→ YOUR GOAL: Character for character, reproduce every entry below.

→ Collected data:
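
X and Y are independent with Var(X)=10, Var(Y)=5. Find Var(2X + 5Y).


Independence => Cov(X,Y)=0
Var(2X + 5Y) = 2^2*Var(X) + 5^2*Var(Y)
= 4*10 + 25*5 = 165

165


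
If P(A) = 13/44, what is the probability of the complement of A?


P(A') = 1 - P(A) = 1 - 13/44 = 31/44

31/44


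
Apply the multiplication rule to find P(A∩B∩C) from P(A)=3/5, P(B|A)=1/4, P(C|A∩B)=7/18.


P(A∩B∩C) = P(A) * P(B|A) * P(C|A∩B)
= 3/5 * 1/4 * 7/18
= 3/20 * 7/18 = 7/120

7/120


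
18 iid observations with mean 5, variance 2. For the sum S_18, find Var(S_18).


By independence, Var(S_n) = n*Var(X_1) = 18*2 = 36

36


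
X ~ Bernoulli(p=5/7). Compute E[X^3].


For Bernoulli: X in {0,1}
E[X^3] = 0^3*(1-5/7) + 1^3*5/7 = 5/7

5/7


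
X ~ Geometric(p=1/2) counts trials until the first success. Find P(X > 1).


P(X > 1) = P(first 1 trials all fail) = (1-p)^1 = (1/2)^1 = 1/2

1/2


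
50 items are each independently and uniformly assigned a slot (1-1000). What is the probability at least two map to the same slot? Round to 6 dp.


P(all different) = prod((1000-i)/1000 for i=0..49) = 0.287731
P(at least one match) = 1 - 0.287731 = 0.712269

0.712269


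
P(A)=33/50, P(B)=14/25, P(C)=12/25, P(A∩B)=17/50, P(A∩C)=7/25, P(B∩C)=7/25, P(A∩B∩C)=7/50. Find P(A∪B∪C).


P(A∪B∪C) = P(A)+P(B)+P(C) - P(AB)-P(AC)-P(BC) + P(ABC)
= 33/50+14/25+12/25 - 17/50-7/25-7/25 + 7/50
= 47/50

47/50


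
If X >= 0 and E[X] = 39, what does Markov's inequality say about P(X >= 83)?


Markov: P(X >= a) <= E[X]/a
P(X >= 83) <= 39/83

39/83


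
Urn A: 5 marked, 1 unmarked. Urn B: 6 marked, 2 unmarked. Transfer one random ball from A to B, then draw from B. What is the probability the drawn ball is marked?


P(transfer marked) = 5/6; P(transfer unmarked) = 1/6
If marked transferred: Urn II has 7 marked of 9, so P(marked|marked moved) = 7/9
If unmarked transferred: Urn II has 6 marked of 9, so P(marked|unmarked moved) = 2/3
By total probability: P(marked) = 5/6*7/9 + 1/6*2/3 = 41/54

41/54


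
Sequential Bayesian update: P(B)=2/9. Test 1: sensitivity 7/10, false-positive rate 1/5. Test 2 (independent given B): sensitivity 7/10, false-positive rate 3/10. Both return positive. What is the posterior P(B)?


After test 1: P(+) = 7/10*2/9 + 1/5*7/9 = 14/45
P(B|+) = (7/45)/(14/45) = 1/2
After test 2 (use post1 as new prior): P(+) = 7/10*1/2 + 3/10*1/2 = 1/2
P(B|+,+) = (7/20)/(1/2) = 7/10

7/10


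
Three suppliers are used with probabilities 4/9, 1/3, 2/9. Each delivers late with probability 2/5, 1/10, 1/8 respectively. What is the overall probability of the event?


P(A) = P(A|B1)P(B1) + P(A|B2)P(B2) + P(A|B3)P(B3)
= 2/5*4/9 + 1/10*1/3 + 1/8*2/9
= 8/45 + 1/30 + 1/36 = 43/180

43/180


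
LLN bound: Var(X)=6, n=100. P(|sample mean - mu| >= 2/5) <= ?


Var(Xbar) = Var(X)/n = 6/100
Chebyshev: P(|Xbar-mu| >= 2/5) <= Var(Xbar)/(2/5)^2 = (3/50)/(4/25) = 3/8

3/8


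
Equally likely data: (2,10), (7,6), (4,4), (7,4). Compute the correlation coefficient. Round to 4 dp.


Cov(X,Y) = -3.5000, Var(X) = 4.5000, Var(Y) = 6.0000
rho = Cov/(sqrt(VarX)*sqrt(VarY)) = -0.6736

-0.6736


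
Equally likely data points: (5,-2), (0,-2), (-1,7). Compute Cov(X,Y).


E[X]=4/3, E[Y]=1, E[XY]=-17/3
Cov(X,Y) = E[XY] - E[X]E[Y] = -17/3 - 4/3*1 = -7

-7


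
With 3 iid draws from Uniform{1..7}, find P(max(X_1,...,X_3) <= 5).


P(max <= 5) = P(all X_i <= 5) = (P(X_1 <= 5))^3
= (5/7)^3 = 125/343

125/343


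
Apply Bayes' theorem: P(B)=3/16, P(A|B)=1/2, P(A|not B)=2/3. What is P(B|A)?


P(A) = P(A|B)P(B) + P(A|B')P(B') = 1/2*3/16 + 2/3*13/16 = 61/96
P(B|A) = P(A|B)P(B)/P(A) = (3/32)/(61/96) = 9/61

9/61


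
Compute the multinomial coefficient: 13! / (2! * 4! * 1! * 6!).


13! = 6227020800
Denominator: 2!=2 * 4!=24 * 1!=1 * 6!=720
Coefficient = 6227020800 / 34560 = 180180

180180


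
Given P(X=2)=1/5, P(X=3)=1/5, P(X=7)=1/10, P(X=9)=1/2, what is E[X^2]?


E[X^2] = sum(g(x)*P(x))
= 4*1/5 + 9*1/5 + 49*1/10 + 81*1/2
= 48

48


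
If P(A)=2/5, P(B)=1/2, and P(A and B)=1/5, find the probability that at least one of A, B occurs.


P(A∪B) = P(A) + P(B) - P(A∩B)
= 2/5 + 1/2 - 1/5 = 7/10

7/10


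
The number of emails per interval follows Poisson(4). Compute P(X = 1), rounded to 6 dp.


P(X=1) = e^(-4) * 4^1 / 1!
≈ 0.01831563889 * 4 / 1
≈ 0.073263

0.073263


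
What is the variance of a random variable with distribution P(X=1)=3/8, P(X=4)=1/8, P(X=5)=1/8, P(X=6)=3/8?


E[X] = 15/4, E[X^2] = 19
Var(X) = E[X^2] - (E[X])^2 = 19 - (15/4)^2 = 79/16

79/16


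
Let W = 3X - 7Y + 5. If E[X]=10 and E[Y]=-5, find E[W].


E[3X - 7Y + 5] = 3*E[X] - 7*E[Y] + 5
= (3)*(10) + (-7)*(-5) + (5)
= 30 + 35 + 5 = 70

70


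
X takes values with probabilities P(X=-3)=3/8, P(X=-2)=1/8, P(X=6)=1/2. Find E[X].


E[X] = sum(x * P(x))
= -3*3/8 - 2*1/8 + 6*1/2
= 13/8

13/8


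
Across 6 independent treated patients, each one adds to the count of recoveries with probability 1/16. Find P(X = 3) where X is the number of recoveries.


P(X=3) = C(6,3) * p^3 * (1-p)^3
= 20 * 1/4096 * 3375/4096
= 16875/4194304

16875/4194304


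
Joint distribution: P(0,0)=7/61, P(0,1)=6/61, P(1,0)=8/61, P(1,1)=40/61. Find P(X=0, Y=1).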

→ SOLUTION FOR THIS PROBLEM:
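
X and Y are independent with Var(X)=10, Var(Y)=5. Find Var(2X + 5Y).


Independence => Cov(X,Y)=0
Var(2X + 5Y) = 2^2*Var(X) + 5^2*Var(Y)
= 4*10 + 25*5 = 165

165


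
If P(A) = 13/44, what is the probability of the complement of A?


P(A') = 1 - P(A) = 1 - 13/44 = 31/44

31/44


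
Apply the multiplication rule to find P(A∩B∩C) from P(A)=3/5, P(B|A)=1/4, P(C|A∩B)=7/18.


P(A∩B∩C) = P(A) * P(B|A) * P(C|A∩B)
= 3/5 * 1/4 * 7/18
= 3/20 * 7/18 = 7/120

7/120


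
18 iid observations with mean 5, variance 2. For the sum S_18, find Var(S_18).


By independence, Var(S_n) = n*Var(X_1) = 18*2 = 36

36


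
X ~ Bernoulli(p=5/7). Compute E[X^3].


For Bernoulli: X in {0,1}
E[X^3] = 0^3*(1-5/7) + 1^3*5/7 = 5/7

5/7


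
X ~ Geometric(p=1/2) counts trials until the first success. Find P(X > 1).


P(X > 1) = P(first 1 trials all fail) = (1-p)^1 = (1/2)^1 = 1/2

1/2


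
50 items are each independently and uniformly assigned a slot (1-1000). What is the probability at least two map to the same slot? Round to 6 dp.


P(all different) = prod((1000-i)/1000 for i=0..49) = 0.287731
P(at least one match) = 1 - 0.287731 = 0.712269

0.712269


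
P(A)=33/50, P(B)=14/25, P(C)=12/25, P(A∩B)=17/50, P(A∩C)=7/25, P(B∩C)=7/25, P(A∩B∩C)=7/50. Find P(A∪B∪C).


P(A∪B∪C) = P(A)+P(B)+P(C) - P(AB)-P(AC)-P(BC) + P(ABC)
= 33/50+14/25+12/25 - 17/50-7/25-7/25 + 7/50
= 47/50

47/50


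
If X >= 0 and E[X] = 39, what does Markov's inequality say about P(X >= 83)?


Markov: P(X >= a) <= E[X]/a
P(X >= 83) <= 39/83

39/83


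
Urn A: 5 marked, 1 unmarked. Urn B: 6 marked, 2 unmarked. Transfer one random ball from A to B, then draw from B. What is the probability the drawn ball is marked?


P(transfer marked) = 5/6; P(transfer unmarked) = 1/6
If marked transferred: Urn II has 7 marked of 9, so P(marked|marked moved) = 7/9
If unmarked transferred: Urn II has 6 marked of 9, so P(marked|unmarked moved) = 2/3
By total probability: P(marked) = 5/6*7/9 + 1/6*2/3 = 41/54

41/54


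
Sequential Bayesian update: P(B)=2/9. Test 1: sensitivity 7/10, false-positive rate 1/5. Test 2 (independent given B): sensitivity 7/10, false-positive rate 3/10. Both return positive. What is the posterior P(B)?


After test 1: P(+) = 7/10*2/9 + 1/5*7/9 = 14/45
P(B|+) = (7/45)/(14/45) = 1/2
After test 2 (use post1 as new prior): P(+) = 7/10*1/2 + 3/10*1/2 = 1/2
P(B|+,+) = (7/20)/(1/2) = 7/10

7/10


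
Three suppliers are used with probabilities 4/9, 1/3, 2/9. Each delivers late with probability 2/5, 1/10, 1/8 respectively. What is the overall probability of the event?


P(A) = P(A|B1)P(B1) + P(A|B2)P(B2) + P(A|B3)P(B3)
= 2/5*4/9 + 1/10*1/3 + 1/8*2/9
= 8/45 + 1/30 + 1/36 = 43/180

43/180


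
LLN bound: Var(X)=6, n=100. P(|sample mean - mu| >= 2/5) <= ?


Var(Xbar) = Var(X)/n = 6/100
Chebyshev: P(|Xbar-mu| >= 2/5) <= Var(Xbar)/(2/5)^2 = (3/50)/(4/25) = 3/8

3/8


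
Equally likely data: (2,10), (7,6), (4,4), (7,4). Compute the correlation coefficient. Round to 4 dp.


Cov(X,Y) = -3.5000, Var(X) = 4.5000, Var(Y) = 6.0000
rho = Cov/(sqrt(VarX)*sqrt(VarY)) = -0.6736

-0.6736


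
Equally likely data points: (5,-2), (0,-2), (-1,7). Compute Cov(X,Y).


E[X]=4/3, E[Y]=1, E[XY]=-17/3
Cov(X,Y) = E[XY] - E[X]E[Y] = -17/3 - 4/3*1 = -7

-7


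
With 3 iid draws from Uniform{1..7}, find P(max(X_1,...,X_3) <= 5).


P(max <= 5) = P(all X_i <= 5) = (P(X_1 <= 5))^3
= (5/7)^3 = 125/343

125/343


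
Apply Bayes' theorem: P(B)=3/16, P(A|B)=1/2, P(A|not B)=2/3. What is P(B|A)?


P(A) = P(A|B)P(B) + P(A|B')P(B') = 1/2*3/16 + 2/3*13/16 = 61/96
P(B|A) = P(A|B)P(B)/P(A) = (3/32)/(61/96) = 9/61

9/61


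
Compute the multinomial coefficient: 13! / (2! * 4! * 1! * 6!).


13! = 6227020800
Denominator: 2!=2 * 4!=24 * 1!=1 * 6!=720
Coefficient = 6227020800 / 34560 = 180180

180180


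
Given P(X=2)=1/5, P(X=3)=1/5, P(X=7)=1/10, P(X=9)=1/2, what is E[X^2]?


E[X^2] = sum(g(x)*P(x))
= 4*1/5 + 9*1/5 + 49*1/10 + 81*1/2
= 48

48


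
If P(A)=2/5, P(B)=1/2, and P(A and B)=1/5, find the probability that at least one of A, B occurs.


P(A∪B) = P(A) + P(B) - P(A∩B)
= 2/5 + 1/2 - 1/5 = 7/10

7/10


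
The number of emails per interval follows Poisson(4). Compute P(X = 1), rounded to 6 dp.


P(X=1) = e^(-4) * 4^1 / 1!
≈ 0.01831563889 * 4 / 1
≈ 0.073263

0.073263


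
What is the variance of a random variable with distribution P(X=1)=3/8, P(X=4)=1/8, P(X=5)=1/8, P(X=6)=3/8?


E[X] = 15/4, E[X^2] = 19
Var(X) = E[X^2] - (E[X])^2 = 19 - (15/4)^2 = 79/16

79/16


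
Let W = 3X - 7Y + 5. If E[X]=10 and E[Y]=-5, find E[W].


E[3X - 7Y + 5] = 3*E[X] - 7*E[Y] + 5
= (3)*(10) + (-7)*(-5) + (5)
= 30 + 35 + 5 = 70

70


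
X takes values with probabilities P(X=-3)=3/8, P(X=-2)=1/8, P(X=6)=1/2. Find E[X].


E[X] = sum(x * P(x))
= -3*3/8 - 2*1/8 + 6*1/2
= 13/8

13/8


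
Across 6 independent treated patients, each one adds to the count of recoveries with probability 1/16. Find P(X = 3) where X is the number of recoveries.


P(X=3) = C(6,3) * p^3 * (1-p)^3
= 20 * 1/4096 * 3375/4096
= 16875/4194304

16875/4194304


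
Joint distribution: P(0,0)=7/61, P(0,1)=6/61, P(1,0)=8/61, P(1,1)=40/61. Find P(X=0, Y=1).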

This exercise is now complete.